The problem =
Please return all of the data exactly as written.
══ Data listing ══
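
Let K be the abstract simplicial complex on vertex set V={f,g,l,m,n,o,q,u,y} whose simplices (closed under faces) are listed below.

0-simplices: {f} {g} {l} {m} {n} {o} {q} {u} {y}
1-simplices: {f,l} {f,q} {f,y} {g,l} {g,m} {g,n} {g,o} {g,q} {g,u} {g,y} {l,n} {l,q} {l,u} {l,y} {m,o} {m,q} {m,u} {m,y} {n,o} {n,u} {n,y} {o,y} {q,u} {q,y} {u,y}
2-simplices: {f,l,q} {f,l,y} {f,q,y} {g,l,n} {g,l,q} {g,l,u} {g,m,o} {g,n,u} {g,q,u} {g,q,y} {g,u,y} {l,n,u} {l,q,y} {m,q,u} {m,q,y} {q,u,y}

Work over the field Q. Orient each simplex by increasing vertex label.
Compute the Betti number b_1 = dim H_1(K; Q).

n_0=9 n_1=25 n_2=16  [Q]
∂1: piv[fl,fq,fy,gl,gm,gn,go,gu] rk=8  ker:gq,gy,ln,lq,lu,ly,mo,mq,mu,my,no,nu,ny,oy,qu,qy,uy
∂2: piv[flq,fly,fqy,gln,glq,glu,gmo,gnu,gqu,gqy,guy,mqu,mqy] rk=13  ker:lnu,lqy,quy
b_1=(25−8)−13=4

b_1=4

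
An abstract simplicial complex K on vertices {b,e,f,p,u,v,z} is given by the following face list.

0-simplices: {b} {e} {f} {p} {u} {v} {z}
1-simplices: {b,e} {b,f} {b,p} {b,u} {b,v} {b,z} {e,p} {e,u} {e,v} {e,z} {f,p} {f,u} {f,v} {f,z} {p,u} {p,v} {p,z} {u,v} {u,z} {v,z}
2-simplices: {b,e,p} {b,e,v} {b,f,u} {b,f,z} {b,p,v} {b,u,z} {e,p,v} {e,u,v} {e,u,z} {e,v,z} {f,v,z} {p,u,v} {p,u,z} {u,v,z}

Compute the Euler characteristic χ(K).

χ(K)=1

n_0=7 n_1=20 n_2=14
χ=+7−20+14=1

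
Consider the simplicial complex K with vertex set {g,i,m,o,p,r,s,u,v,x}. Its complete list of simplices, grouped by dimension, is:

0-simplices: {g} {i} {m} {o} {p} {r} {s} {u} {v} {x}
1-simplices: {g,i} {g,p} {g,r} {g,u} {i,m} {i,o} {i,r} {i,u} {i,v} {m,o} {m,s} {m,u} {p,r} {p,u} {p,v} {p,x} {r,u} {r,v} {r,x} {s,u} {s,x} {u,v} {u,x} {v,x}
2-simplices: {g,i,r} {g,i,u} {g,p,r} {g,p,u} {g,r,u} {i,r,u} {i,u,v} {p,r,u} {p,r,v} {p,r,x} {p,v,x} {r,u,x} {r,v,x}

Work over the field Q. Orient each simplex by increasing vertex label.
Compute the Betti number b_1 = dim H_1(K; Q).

b_1=5

n_0=10 n_1=24 n_2=13  [Q]
∂1: piv[gi,gp,gr,gu,im,io,iv,ms,px] rk=9  ker:ir,iu,mo,mu,pr,pu,pv,ru,rv,rx,su,sx,uv,ux,vx
∂2: piv[gir,giu,gpr,gpu,gru,iuv,prv,prx,pvx,rux] rk=10  ker:iru,pru,rvx
b_1=(24−9)−10=5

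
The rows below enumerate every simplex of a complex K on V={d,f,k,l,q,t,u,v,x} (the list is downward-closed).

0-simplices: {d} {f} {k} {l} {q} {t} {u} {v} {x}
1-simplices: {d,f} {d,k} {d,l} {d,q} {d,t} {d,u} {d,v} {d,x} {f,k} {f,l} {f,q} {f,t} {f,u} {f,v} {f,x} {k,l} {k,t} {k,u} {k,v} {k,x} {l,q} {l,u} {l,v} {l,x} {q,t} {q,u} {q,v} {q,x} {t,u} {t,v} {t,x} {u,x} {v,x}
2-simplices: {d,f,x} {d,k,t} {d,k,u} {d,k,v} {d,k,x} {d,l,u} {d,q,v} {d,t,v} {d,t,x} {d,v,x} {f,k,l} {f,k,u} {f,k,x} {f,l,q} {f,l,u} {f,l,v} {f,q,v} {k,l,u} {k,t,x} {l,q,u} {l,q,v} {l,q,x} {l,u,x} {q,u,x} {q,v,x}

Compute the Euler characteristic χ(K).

n_0=9 n_1=33 n_2=25
χ=+9−33+25=1

χ(K)=1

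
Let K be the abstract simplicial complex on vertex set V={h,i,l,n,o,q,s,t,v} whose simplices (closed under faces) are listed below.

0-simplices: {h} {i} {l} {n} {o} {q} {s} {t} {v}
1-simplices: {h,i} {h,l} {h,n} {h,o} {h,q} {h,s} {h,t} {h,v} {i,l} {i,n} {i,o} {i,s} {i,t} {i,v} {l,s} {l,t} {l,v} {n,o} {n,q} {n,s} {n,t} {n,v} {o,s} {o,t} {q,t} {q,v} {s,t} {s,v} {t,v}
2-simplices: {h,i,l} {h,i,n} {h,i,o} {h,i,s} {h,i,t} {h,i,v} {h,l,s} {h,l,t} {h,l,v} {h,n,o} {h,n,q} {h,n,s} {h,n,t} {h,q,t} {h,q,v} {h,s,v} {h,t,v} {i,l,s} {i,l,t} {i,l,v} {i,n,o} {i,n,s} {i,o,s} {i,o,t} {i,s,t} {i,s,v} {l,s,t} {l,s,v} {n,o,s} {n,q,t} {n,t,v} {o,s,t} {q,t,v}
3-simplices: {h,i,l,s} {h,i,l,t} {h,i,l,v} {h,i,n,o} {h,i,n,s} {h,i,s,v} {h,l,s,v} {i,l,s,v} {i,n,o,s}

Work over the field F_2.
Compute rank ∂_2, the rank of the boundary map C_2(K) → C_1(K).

rank∂_2=21

n_0=9 n_1=29 n_2=33 n_3=9  [Z2]
∂1: piv[hi,hl,hn,ho,hq,hs,ht,hv] rk=8  ker:il,in,io,is,it,iv,ls,lt,lv,no,nq,ns,nt,nv,os,ot,qt,qv,st,sv,tv
∂2: piv[hil,hin,hio,his,hit,hiv,hls,hlt,hlv,hno,hnq,hns,hnt,hqt,hqv,hsv,htv,ios,iot,ist,ntv] rk=21  ker:ils,ilt,ilv,ino,ins,isv,lst,lsv,nos,nqt,ost,qtv
∂3: piv[hils,hilt,hilv,hino,hins,hisv,hlsv,inos] rk=8  ker:ilsv
rk∂_2=21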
═══
Answer =
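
Let K be the abstract simplicial complex on vertex set V={f,g,l,m,n,o,q,u,y} whose simplices (closed under faces) are listed below.

0-simplices: {f} {g} {l} {m} {n} {o} {q} {u} {y}
1-simplices: {f,l} {f,q} {f,y} {g,l} {g,m} {g,n} {g,o} {g,q} {g,u} {g,y} {l,n} {l,q} {l,u} {l,y} {m,o} {m,q} {m,u} {m,y} {n,o} {n,u} {n,y} {o,y} {q,u} {q,y} {u,y}
2-simplices: {f,l,q} {f,l,y} {f,q,y} {g,l,n} {g,l,q} {g,l,u} {g,m,o} {g,n,u} {g,q,u} {g,q,y} {g,u,y} {l,n,u} {l,q,y} {m,q,u} {m,q,y} {q,u,y}

Work over the field Q. Orient each simplex by increasing vertex label.
Compute the Betti number b_1 = dim H_1(K; Q).

n_0=9 n_1=25 n_2=16  [Q]
∂1: piv[fl,fq,fy,gl,gm,gn,go,gu] rk=8  ker:gq,gy,ln,lq,lu,ly,mo,mq,mu,my,no,nu,ny,oy,qu,qy,uy
∂2: piv[flq,fly,fqy,gln,glq,glu,gmo,gnu,gqu,gqy,guy,mqu,mqy] rk=13  ker:lnu,lqy,quy
b_1=(25−8)−13=4

b_1=4

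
An abstract simplicial complex K on vertices {b,e,f,p,u,v,z} is given by the following face list.

0-simplices: {b} {e} {f} {p} {u} {v} {z}
1-simplices: {b,e} {b,f} {b,p} {b,u} {b,v} {b,z} {e,p} {e,u} {e,v} {e,z} {f,p} {f,u} {f,v} {f,z} {p,u} {p,v} {p,z} {u,v} {u,z} {v,z}
2-simplices: {b,e,p} {b,e,v} {b,f,u} {b,f,z} {b,p,v} {b,u,z} {e,p,v} {e,u,v} {e,u,z} {e,v,z} {f,v,z} {p,u,v} {p,u,z} {u,v,z}

Compute the Euler characteristic χ(K).

χ(K)=1

n_0=7 n_1=20 n_2=14
χ=+7−20+14=1

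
Consider the simplicial complex K with vertex set {g,i,m,o,p,r,s,u,v,x}. Its complete list of simplices, grouped by dimension, is:

0-simplices: {g} {i} {m} {o} {p} {r} {s} {u} {v} {x}
1-simplices: {g,i} {g,p} {g,r} {g,u} {i,m} {i,o} {i,r} {i,u} {i,v} {m,o} {m,s} {m,u} {p,r} {p,u} {p,v} {p,x} {r,u} {r,v} {r,x} {s,u} {s,x} {u,v} {u,x} {v,x}
2-simplices: {g,i,r} {g,i,u} {g,p,r} {g,p,u} {g,r,u} {i,r,u} {i,u,v} {p,r,u} {p,r,v} {p,r,x} {p,v,x} {r,u,x} {r,v,x}

Work over the field Q. Orient each simplex by increasing vertex label.
Compute the Betti number b_1 = dim H_1(K; Q).

b_1=5

n_0=10 n_1=24 n_2=13  [Q]
∂1: piv[gi,gp,gr,gu,im,io,iv,ms,px] rk=9  ker:ir,iu,mo,mu,pr,pu,pv,ru,rv,rx,su,sx,uv,ux,vx
∂2: piv[gir,giu,gpr,gpu,gru,iuv,prv,prx,pvx,rux] rk=10  ker:iru,pru,rvx
b_1=(24−9)−10=5

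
The rows below enumerate every simplex of a complex K on V={d,f,k,l,q,t,u,v,x} (the list is downward-closed).

0-simplices: {d} {f} {k} {l} {q} {t} {u} {v} {x}
1-simplices: {d,f} {d,k} {d,l} {d,q} {d,t} {d,u} {d,v} {d,x} {f,k} {f,l} {f,q} {f,t} {f,u} {f,v} {f,x} {k,l} {k,t} {k,u} {k,v} {k,x} {l,q} {l,u} {l,v} {l,x} {q,t} {q,u} {q,v} {q,x} {t,u} {t,v} {t,x} {u,x} {v,x}
2-simplices: {d,f,x} {d,k,t} {d,k,u} {d,k,v} {d,k,x} {d,l,u} {d,q,v} {d,t,v} {d,t,x} {d,v,x} {f,k,l} {f,k,u} {f,k,x} {f,l,q} {f,l,u} {f,l,v} {f,q,v} {k,l,u} {k,t,x} {l,q,u} {l,q,v} {l,q,x} {l,u,x} {q,u,x} {q,v,x}

Compute the Euler characteristic χ(K).

n_0=9 n_1=33 n_2=25
χ=+9−33+25=1

χ(K)=1

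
Let K be the abstract simplicial complex on vertex set V={h,i,l,n,o,q,s,t,v} whose simplices (closed under faces) are listed below.

0-simplices: {h} {i} {l} {n} {o} {q} {s} {t} {v}
1-simplices: {h,i} {h,l} {h,n} {h,o} {h,q} {h,s} {h,t} {h,v} {i,l} {i,n} {i,o} {i,s} {i,t} {i,v} {l,s} {l,t} {l,v} {n,o} {n,q} {n,s} {n,t} {n,v} {o,s} {o,t} {q,t} {q,v} {s,t} {s,v} {t,v}
2-simplices: {h,i,l} {h,i,n} {h,i,o} {h,i,s} {h,i,t} {h,i,v} {h,l,s} {h,l,t} {h,l,v} {h,n,o} {h,n,q} {h,n,s} {h,n,t} {h,q,t} {h,q,v} {h,s,v} {h,t,v} {i,l,s} {i,l,t} {i,l,v} {i,n,o} {i,n,s} {i,o,s} {i,o,t} {i,s,t} {i,s,v} {l,s,t} {l,s,v} {n,o,s} {n,q,t} {n,t,v} {o,s,t} {q,t,v}
3-simplices: {h,i,l,s} {h,i,l,t} {h,i,l,v} {h,i,n,o} {h,i,n,s} {h,i,s,v} {h,l,s,v} {i,l,s,v} {i,n,o,s}

Work over the field F_2.
Compute rank ∂_2, the rank of the boundary map C_2(K) → C_1(K).

rank∂_2=21

n_0=9 n_1=29 n_2=33 n_3=9  [Z2]
∂1: piv[hi,hl,hn,ho,hq,hs,ht,hv] rk=8  ker:il,in,io,is,it,iv,ls,lt,lv,no,nq,ns,nt,nv,os,ot,qt,qv,st,sv,tv
∂2: piv[hil,hin,hio,his,hit,hiv,hls,hlt,hlv,hno,hnq,hns,hnt,hqt,hqv,hsv,htv,ios,iot,ist,ntv] rk=21  ker:ils,ilt,ilv,ino,ins,isv,lst,lsv,nos,nqt,ost,qtv
∂3: piv[hils,hilt,hilv,hino,hins,hisv,hlsv,inos] rk=8  ker:ilsv
rk∂_2=21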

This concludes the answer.